**Problem requirements**:
Copy, exactly and without additions, every line in the records below from the one holding "tube A | Dilute the stock 5-fold with DMSO" through the one holding "tube E | Dilute tube D 2-fold with DMSO", both ends included.
□ □ □ □
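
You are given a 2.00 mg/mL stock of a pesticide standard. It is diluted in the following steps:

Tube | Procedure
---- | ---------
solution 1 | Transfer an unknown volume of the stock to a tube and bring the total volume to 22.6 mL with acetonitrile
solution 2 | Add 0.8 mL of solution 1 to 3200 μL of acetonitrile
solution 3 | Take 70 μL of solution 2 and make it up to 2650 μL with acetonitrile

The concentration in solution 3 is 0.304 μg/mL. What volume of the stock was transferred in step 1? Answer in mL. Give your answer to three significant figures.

0.650 mL

Step 1: v brought to 22.6 mL → factor = 22.6 mL/v
Step 2: 0.8 mL + 3200 μL = 4 mL total → factor 4/0.8 = 5
Step 3: 70 μL brought to 2650 μL → factor 2650/70 = 37.857
Product of known-step factors = 189.29
Overall factor = 2.00 mg/mL / (0.304 μg/mL) = 6578.9
Step-1 factor = 6578.9 / 189.29 = 34.757
v = 22.6 mL / 34.757 = 0.650 mL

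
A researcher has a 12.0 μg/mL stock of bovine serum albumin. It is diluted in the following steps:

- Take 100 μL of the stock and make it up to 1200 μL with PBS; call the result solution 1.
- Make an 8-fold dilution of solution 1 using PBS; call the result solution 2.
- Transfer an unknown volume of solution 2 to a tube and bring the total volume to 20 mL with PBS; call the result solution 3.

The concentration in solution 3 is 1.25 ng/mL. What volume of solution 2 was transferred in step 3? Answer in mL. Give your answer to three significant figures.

0.200 mL

Step 1: 100 μL brought to 1200 μL → factor 1200/100 = 12
Step 2: 8-fold → factor 8
Step 3: v brought to 20 mL → factor = 20 mL/v
Product of known-step factors = 96
Overall factor = 12.0 μg/mL / (1.25 ng/mL) = 9600
Step-3 factor = 9600 / 96 = 100
v = 20 mL / 100 = 0.200 mL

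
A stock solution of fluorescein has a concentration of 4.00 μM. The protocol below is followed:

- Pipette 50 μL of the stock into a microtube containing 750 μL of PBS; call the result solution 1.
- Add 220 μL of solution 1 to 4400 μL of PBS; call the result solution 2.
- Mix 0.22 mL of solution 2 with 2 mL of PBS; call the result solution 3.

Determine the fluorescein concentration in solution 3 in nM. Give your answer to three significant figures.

1.18 nM

Step 1: 50 μL + 750 μL = 800 μL total → factor 800/50 = 16
Step 2: 220 μL + 4400 μL = 4620 μL total → factor 4620/220 = 21
Step 3: 0.22 mL + 2 mL = 2.22 mL total → factor 2.22/0.22 = 10.091
Overall dilution factor = 16 × 21 × 10.091 = 3390.5
Final = 4.00 μM / 3390.5 = 0.001180 μM = 1.18 nM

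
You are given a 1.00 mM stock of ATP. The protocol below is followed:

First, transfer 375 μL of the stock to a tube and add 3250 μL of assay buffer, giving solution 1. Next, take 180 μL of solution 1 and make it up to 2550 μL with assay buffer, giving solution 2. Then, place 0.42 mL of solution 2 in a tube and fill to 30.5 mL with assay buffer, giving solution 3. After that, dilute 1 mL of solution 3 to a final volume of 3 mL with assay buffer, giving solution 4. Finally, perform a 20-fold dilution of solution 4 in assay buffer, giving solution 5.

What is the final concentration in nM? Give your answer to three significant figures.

1.68 nM

Step 1: 375 μL + 3250 μL = 3625 μL total → factor 3625/375 = 9.6667
Step 2: 180 μL brought to 2550 μL → factor 2550/180 = 14.167
Step 3: 0.42 mL brought to 30.5 mL → factor 30.5/0.42 = 72.619
Step 4: 1 mL brought to 3 mL → factor 3/1 = 3
Step 5: 20-fold → factor 20
Overall dilution factor = 9.6667 × 14.167 × 72.619 × 3 × 20 = 5.9669 × 10^5
Final = 1.00 mM / 5.9669 × 10^5 = 1.676 × 10^-6 mM = 1.68 nM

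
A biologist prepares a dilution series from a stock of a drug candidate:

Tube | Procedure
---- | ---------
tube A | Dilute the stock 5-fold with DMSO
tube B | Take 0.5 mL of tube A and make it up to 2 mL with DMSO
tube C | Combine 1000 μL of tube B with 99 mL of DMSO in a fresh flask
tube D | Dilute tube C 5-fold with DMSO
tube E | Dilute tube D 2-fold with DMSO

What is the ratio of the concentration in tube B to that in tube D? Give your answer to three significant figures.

500

Step 1: 5-fold → factor 5
Step 2: 0.5 mL brought to 2 mL → factor 2/0.5 = 4
Step 3: 1000 μL + 99 mL = 1 × 10^5 μL total → factor 1 × 10^5/1000 = 100
Step 4: 5-fold → factor 5
Dilution factor to tube B = 20; to tube D = 10000
[tube B]/[tube D] = (factor to tube D)/(factor to tube B) = 10000/20 = 500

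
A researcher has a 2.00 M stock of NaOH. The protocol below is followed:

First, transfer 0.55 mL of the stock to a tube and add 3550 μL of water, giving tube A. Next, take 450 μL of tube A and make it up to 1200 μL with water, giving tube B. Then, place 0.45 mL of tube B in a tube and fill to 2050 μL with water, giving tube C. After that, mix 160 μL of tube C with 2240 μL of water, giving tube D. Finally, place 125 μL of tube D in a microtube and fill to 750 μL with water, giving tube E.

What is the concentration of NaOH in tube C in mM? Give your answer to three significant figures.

22.1 mM

Step 1: 0.55 mL + 3550 μL = 4.1 mL total → factor 4.1/0.55 = 7.4545
Step 2: 450 μL brought to 1200 μL → factor 1200/450 = 2.6667
Step 3: 0.45 mL brought to 2050 μL → factor 2.05/0.45 = 4.5556
Dilution factor through tube C = 7.4545 × 2.6667 × 4.5556 = 90.559
[tube C] = 2.00 M / 90.559 = 0.02209 M = 22.1 mM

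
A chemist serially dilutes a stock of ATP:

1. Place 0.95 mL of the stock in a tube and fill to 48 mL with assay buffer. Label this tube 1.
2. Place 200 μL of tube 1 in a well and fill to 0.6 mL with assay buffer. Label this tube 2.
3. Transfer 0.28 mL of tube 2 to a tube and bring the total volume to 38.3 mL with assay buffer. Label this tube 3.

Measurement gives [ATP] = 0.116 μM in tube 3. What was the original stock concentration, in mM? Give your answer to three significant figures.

2.41 mM

Step 1: 0.95 mL brought to 48 mL → factor 48/0.95 = 50.526
Step 2: 200 μL brought to 0.6 mL → factor 600/200 = 3
Step 3: 0.28 mL brought to 38.3 mL → factor 38.3/0.28 = 136.79
Overall dilution factor = 50.526 × 3 × 136.79 = 20734
Stock = 0.116 μM × 20734 = 2405 μM = 2.41 mM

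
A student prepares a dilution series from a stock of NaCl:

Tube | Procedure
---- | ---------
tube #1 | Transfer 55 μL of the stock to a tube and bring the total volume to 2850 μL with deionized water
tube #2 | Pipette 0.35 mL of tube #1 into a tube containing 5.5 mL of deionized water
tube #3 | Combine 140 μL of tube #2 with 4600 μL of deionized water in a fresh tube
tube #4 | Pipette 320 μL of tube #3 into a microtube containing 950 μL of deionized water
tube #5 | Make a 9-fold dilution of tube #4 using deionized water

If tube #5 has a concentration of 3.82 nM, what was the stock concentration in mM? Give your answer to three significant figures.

Step 1: 55 μL brought to 2850 μL → factor 2850/55 = 51.818
Step 2: 0.35 mL + 5.5 mL = 5.85 mL total → factor 5.85/0.35 = 16.714
Step 3: 140 μL + 4600 μL = 4740 μL total → factor 4740/140 = 33.857
Step 4: 320 μL + 950 μL = 1270 μL total → factor 1270/320 = 3.9688
Step 5: 9-fold → factor 9
Overall dilution factor = 51.818 × 16.714 × 33.857 × 3.9688 × 9 = 1.0474 × 10^6
Stock = 3.82 nM × 1.0474 × 10^6 = 4.001 × 10^6 nM = 4.00 mM

4.00 mM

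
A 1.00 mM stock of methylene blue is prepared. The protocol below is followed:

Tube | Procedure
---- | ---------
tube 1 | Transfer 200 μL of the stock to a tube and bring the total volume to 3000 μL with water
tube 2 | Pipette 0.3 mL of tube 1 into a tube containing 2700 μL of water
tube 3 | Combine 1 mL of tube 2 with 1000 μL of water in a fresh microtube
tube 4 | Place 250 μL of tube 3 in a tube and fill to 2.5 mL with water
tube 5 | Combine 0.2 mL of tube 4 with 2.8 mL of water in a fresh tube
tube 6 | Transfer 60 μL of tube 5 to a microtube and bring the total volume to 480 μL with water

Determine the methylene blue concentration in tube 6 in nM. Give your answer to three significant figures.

2.78 nM

Step 1: 200 μL brought to 3000 μL → factor 3000/200 = 15
Step 2: 0.3 mL + 2700 μL = 3 mL total → factor 3/0.3 = 10
Step 3: 1 mL + 1000 μL = 2 mL total → factor 2/1 = 2
Step 4: 250 μL brought to 2.5 mL → factor 2500/250 = 10
Step 5: 0.2 mL + 2.8 mL = 3 mL total → factor 3/0.2 = 15
Step 6: 60 μL brought to 480 μL → factor 480/60 = 8
Overall dilution factor = 15 × 10 × 2 × 10 × 15 × 8 = 3.6 × 10^5
Final = 1.00 mM / 3.6 × 10^5 = 2.778 × 10^-6 mM = 2.78 nM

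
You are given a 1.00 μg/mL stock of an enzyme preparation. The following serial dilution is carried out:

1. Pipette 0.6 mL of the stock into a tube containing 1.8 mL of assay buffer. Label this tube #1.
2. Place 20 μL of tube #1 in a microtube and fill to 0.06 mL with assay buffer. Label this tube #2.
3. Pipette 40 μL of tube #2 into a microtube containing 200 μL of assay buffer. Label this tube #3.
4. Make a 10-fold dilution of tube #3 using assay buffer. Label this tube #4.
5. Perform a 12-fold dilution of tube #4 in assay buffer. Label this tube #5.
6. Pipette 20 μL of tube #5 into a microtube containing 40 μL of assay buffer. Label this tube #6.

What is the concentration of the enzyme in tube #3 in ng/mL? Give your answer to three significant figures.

13.9 ng/mL

Step 1: 0.6 mL + 1.8 mL = 2.4 mL total → factor 2.4/0.6 = 4
Step 2: 20 μL brought to 0.06 mL → factor 60/20 = 3
Step 3: 40 μL + 200 μL = 240 μL total → factor 240/40 = 6
Dilution factor through tube #3 = 4 × 3 × 6 = 72
[tube #3] = 1.00 μg/mL / 72 = 0.01389 μg/mL = 13.9 ng/mL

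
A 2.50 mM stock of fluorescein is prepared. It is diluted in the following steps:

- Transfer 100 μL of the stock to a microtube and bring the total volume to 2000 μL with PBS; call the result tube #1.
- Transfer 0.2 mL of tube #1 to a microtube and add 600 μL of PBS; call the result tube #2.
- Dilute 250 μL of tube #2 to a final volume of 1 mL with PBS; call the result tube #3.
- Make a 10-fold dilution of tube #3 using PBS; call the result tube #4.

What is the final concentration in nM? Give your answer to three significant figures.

781 nM

Step 1: 100 μL brought to 2000 μL → factor 2000/100 = 20
Step 2: 0.2 mL + 600 μL = 0.8 mL total → factor 0.8/0.2 = 4
Step 3: 250 μL brought to 1 mL → factor 1000/250 = 4
Step 4: 10-fold → factor 10
Overall dilution factor = 20 × 4 × 4 × 10 = 3200
Final = 2.50 mM / 3200 = 0.0007813 mM = 781 nM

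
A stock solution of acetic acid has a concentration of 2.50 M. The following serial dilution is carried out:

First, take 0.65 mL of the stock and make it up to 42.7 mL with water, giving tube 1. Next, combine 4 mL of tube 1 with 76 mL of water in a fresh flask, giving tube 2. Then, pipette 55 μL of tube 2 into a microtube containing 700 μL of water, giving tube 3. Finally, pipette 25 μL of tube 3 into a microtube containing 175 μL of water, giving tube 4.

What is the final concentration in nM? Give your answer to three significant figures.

Step 1: 0.65 mL brought to 42.7 mL → factor 42.7/0.65 = 65.692
Step 2: 4 mL + 76 mL = 80 mL total → factor 80/4 = 20
Step 3: 55 μL + 700 μL = 755 μL total → factor 755/55 = 13.727
Step 4: 25 μL + 175 μL = 200 μL total → factor 200/25 = 8
Overall dilution factor = 65.692 × 20 × 13.727 × 8 = 1.4428 × 10^5
Final = 2.50 M / 1.4428 × 10^5 = 1.733 × 10^-5 M = 1.73 × 10^4 nM

1.73 × 10^4 nM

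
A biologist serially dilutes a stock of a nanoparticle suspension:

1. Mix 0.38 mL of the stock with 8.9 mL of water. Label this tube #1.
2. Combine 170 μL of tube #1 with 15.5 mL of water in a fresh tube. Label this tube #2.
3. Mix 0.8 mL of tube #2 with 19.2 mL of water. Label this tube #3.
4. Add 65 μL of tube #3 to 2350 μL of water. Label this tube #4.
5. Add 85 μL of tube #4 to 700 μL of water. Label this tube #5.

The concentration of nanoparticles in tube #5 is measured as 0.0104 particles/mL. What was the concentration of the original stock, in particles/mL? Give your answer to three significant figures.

Step 1: 0.38 mL + 8.9 mL = 9.28 mL total → factor 9.28/0.38 = 24.421
Step 2: 170 μL + 15.5 mL = 15670 μL total → factor 15670/170 = 92.176
Step 3: 0.8 mL + 19.2 mL = 20 mL total → factor 20/0.8 = 25
Step 4: 65 μL + 2350 μL = 2415 μL total → factor 2415/65 = 37.154
Step 5: 85 μL + 700 μL = 785 μL total → factor 785/85 = 9.2353
Overall dilution factor = 24.421 × 92.176 × 25 × 37.154 × 9.2353 = 1.931 × 10^7
Stock = 0.0104 particles/mL × 1.931 × 10^7 = 2.01 × 10^5 particles/mL

2.01 × 10^5 particles/mL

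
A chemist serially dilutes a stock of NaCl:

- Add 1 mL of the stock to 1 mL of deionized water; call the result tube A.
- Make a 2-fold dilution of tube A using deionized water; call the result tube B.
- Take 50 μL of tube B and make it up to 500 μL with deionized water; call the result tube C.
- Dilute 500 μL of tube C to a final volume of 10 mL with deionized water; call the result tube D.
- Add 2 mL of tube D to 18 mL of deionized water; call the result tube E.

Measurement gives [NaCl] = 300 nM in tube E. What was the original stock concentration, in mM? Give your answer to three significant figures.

Step 1: 1 mL + 1 mL = 2 mL total → factor 2/1 = 2
Step 2: 2-fold → factor 2
Step 3: 50 μL brought to 500 μL → factor 500/50 = 10
Step 4: 500 μL brought to 10 mL → factor 10000/500 = 20
Step 5: 2 mL + 18 mL = 20 mL total → factor 20/2 = 10
Overall dilution factor = 2 × 2 × 10 × 20 × 10 = 8000
Stock = 300 nM × 8000 = 2.400 × 10^6 nM = 2.40 mM

2.40 mM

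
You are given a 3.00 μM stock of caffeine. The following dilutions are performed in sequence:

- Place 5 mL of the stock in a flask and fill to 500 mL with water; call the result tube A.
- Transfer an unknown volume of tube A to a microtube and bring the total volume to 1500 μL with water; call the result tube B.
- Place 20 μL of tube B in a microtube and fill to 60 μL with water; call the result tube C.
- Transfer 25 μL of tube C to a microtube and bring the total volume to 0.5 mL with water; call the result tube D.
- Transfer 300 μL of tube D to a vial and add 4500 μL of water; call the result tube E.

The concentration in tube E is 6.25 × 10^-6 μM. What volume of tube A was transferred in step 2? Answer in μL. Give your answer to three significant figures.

Step 1: 5 mL brought to 500 mL → factor 500/5 = 100
Step 2: v brought to 1500 μL → factor = 1500 μL/v
Step 3: 20 μL brought to 60 μL → factor 60/20 = 3
Step 4: 25 μL brought to 0.5 mL → factor 500/25 = 20
Step 5: 300 μL + 4500 μL = 4800 μL total → factor 4800/300 = 16
Product of known-step factors = 96000
Overall factor = 3.00 μM / (6.25 × 10^-6 μM) = 4.8 × 10^5
Step-2 factor = 4.8 × 10^5 / 96000 = 5
v = 1500 μL / 5 = 300 μL

300 μL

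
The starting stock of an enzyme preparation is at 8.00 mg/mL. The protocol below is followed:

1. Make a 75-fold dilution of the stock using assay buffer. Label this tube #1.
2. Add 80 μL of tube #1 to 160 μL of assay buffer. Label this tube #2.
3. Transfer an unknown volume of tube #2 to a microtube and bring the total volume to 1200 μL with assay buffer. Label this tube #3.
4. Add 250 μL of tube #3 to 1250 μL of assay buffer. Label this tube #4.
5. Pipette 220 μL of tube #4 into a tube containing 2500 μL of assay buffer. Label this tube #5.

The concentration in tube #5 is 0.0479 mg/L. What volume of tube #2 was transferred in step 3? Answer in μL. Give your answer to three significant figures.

120 μL

Step 1: 75-fold → factor 75
Step 2: 80 μL + 160 μL = 240 μL total → factor 240/80 = 3
Step 3: v brought to 1200 μL → factor = 1200 μL/v
Step 4: 250 μL + 1250 μL = 1500 μL total → factor 1500/250 = 6
Step 5: 220 μL + 2500 μL = 2720 μL total → factor 2720/220 = 12.364
Product of known-step factors = 16691
Overall factor = 8.00 mg/mL / (0.0479 mg/L) = 1.6701 × 10^5
Step-3 factor = 1.6701 × 10^5 / 16691 = 10.006
v = 1200 μL / 10.006 = 120 μL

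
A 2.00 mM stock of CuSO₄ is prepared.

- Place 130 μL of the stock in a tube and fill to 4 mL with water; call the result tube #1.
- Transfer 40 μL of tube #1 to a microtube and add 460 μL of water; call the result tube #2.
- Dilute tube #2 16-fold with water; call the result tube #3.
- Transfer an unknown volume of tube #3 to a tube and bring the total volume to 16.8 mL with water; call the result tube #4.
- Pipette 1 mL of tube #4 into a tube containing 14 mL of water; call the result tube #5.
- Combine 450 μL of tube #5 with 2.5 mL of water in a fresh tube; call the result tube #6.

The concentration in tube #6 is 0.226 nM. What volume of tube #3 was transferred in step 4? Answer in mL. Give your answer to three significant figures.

Step 1: 130 μL brought to 4 mL → factor 4000/130 = 30.769
Step 2: 40 μL + 460 μL = 500 μL total → factor 500/40 = 12.5
Step 3: 16-fold → factor 16
Step 4: v brought to 16.8 mL → factor = 16.8 mL/v
Step 5: 1 mL + 14 mL = 15 mL total → factor 15/1 = 15
Step 6: 450 μL + 2.5 mL = 2950 μL total → factor 2950/450 = 6.5556
Product of known-step factors = 6.0513 × 10^5
Overall factor = 2.00 mM / (0.226 nM) = 8.8496 × 10^6
Step-4 factor = 8.8496 × 10^6 / 6.0513 × 10^5 = 14.624
v = 16.8 mL / 14.624 = 1.15 mL

1.15 mL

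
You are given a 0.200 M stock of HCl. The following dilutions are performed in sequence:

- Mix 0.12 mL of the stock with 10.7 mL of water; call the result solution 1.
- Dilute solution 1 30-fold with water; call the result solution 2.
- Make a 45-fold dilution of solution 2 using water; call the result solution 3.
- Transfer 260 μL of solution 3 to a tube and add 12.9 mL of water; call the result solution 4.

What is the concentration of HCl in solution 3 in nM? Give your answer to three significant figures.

Step 1: 0.12 mL + 10.7 mL = 10.82 mL total → factor 10.82/0.12 = 90.167
Step 2: 30-fold → factor 30
Step 3: 45-fold → factor 45
Dilution factor through solution 3 = 90.167 × 30 × 45 = 1.2172 × 10^5
[solution 3] = 0.200 M / 1.2172 × 10^5 = 1.643 × 10^-6 M = 1.64 × 10^3 nM

1.64 × 10^3 nM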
□ □ □ □
**Answer for the task**:
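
tube A | Dilute the stock 5-fold with DMSO
tube B | Take 0.5 mL of tube A and make it up to 2 mL with DMSO
tube C | Combine 1000 μL of tube B with 99 mL of DMSO in a fresh flask
tube D | Dilute tube C 5-fold with DMSO
tube E | Dilute tube D 2-fold with DMSO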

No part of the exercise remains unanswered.